(Dataset entries)
--- START ---

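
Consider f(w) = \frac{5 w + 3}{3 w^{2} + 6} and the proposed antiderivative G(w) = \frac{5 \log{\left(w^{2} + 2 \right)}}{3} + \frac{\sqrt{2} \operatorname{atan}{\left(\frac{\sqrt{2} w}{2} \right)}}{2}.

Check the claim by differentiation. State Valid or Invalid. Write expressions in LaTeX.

d/dw[G] = \frac{10 w + 3}{3 w^{2} + 6}
d/dw[G] - f(w) = \frac{5 w}{3 w^{2} + 6} != 0.

Invalid: d/dw[G] - f = \frac{5 w}{3 w^{2} + 6}, which is not 0.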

--- END ---

◆ **Aim of the task**: All of the entries above must be transcribed exactly.

◆ **Written solution**:
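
Consider f(w) = \frac{5 w + 3}{3 w^{2} + 6} and the proposed antiderivative G(w) = \frac{5 \log{\left(w^{2} + 2 \right)}}{3} + \frac{\sqrt{2} \operatorname{atan}{\left(\frac{\sqrt{2} w}{2} \right)}}{2}.

Check the claim by differentiation. State Valid or Invalid. Write expressions in LaTeX.

d/dw[G] = \frac{10 w + 3}{3 w^{2} + 6}
d/dw[G] - f(w) = \frac{5 w}{3 w^{2} + 6} != 0.

Invalid: d/dw[G] - f = \frac{5 w}{3 w^{2} + 6}, which is not 0.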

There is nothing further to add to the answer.